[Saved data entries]
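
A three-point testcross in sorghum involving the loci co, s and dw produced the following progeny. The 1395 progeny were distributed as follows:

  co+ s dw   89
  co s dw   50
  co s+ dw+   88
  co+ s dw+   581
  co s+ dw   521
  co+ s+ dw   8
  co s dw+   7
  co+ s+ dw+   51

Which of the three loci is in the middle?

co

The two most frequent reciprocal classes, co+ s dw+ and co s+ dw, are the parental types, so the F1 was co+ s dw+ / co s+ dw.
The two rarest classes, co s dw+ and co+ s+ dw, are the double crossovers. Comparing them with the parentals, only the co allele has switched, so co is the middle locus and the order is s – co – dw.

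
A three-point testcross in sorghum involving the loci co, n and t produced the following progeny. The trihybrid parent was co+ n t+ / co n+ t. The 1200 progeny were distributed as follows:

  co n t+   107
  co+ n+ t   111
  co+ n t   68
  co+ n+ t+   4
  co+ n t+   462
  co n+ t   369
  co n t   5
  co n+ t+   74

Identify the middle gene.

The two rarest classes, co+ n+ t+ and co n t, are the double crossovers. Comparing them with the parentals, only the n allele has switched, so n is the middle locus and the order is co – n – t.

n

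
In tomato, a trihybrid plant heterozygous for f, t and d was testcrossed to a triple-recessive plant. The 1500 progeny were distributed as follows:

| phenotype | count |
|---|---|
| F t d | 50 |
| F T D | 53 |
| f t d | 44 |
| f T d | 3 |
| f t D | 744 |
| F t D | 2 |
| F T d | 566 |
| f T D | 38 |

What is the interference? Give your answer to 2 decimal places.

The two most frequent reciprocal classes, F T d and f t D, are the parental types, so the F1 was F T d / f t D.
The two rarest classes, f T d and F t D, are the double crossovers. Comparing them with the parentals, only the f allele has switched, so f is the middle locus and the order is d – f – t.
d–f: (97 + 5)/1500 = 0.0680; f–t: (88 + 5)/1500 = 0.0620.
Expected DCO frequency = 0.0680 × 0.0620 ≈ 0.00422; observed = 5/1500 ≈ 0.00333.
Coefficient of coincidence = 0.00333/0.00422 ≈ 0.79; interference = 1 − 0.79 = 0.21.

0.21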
--
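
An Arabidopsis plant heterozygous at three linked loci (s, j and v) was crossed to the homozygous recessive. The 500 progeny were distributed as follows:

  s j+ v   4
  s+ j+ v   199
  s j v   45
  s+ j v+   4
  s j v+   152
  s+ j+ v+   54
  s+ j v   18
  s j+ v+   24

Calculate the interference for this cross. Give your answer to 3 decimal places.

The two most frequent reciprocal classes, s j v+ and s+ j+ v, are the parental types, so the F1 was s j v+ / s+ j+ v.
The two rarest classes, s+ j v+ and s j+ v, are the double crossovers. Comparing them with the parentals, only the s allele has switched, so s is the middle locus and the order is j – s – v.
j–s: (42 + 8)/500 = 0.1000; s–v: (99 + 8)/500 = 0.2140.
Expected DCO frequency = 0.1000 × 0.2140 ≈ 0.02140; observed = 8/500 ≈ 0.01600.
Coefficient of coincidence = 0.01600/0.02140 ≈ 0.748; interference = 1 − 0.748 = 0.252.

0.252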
---
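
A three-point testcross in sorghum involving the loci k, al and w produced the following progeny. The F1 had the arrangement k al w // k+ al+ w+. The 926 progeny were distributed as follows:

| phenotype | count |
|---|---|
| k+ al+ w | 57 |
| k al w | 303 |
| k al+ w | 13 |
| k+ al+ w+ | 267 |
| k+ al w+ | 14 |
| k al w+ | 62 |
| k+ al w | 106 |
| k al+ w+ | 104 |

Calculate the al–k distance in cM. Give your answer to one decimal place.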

WHAT TO DO.
In the lines above, locate the string "plant". Copy every line where it occurs.

SOLUTION FOR THIS TASK.
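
In tomato, a trihybrid plant heterozygous for f, t and d was testcrossed to a triple-recessive plant. The 1500 progeny were distributed as follows:
An Arabidopsis plant heterozygous at three linked loci (s, j and v) was crossed to the homozygous recessive. The 500 progeny were distributed as follows: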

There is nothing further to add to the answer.